* [Work instruction] Range to reproduce from the entries below: the line with "Consider the list", the line with "A: 2 8 11 1 4", and every line in between. Give them exactly and give nothing else.

Stored data:
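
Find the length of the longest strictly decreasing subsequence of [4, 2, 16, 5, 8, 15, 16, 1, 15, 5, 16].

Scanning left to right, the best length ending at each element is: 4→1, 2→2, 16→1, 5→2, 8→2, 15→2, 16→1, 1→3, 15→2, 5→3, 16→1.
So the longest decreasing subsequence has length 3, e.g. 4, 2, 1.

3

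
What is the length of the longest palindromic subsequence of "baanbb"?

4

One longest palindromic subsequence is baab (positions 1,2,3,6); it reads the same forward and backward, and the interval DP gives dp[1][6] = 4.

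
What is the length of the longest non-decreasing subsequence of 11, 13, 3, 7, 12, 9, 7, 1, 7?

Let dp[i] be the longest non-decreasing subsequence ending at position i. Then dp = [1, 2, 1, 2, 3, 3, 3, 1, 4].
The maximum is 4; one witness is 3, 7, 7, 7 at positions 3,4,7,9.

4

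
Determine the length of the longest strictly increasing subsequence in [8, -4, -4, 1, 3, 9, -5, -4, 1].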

* * *

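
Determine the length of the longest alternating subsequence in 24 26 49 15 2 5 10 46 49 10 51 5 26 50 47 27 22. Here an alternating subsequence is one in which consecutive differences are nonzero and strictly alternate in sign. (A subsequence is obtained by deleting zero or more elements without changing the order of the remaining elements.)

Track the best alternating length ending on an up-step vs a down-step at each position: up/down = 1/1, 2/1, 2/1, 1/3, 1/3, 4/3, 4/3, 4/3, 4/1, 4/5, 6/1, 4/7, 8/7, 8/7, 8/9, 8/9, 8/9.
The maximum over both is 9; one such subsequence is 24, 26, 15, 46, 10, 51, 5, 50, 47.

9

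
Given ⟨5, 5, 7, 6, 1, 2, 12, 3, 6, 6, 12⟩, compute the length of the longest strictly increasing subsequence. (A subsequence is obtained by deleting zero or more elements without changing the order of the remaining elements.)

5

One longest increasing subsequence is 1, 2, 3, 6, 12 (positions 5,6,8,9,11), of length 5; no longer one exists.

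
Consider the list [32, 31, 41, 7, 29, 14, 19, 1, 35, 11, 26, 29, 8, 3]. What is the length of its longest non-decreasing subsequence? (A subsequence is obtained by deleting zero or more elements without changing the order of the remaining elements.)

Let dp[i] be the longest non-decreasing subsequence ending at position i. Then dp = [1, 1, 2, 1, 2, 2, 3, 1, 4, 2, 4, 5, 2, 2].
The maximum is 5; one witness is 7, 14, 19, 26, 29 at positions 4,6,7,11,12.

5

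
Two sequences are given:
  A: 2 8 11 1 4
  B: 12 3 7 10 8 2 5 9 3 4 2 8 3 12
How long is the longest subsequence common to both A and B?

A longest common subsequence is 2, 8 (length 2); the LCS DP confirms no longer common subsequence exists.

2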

* [Your solution]
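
Consider the list [32, 31, 41, 7, 29, 14, 19, 1, 35, 11, 26, 29, 8, 3]. What is the length of its longest non-decreasing subsequence? (A subsequence is obtained by deleting zero or more elements without changing the order of the remaining elements.)

Let dp[i] be the longest non-decreasing subsequence ending at position i. Then dp = [1, 1, 2, 1, 2, 2, 3, 1, 4, 2, 4, 5, 2, 2].
The maximum is 5; one witness is 7, 14, 19, 26, 29 at positions 4,6,7,11,12.

5

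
Two sequences are given:
  A: 2 8 11 1 4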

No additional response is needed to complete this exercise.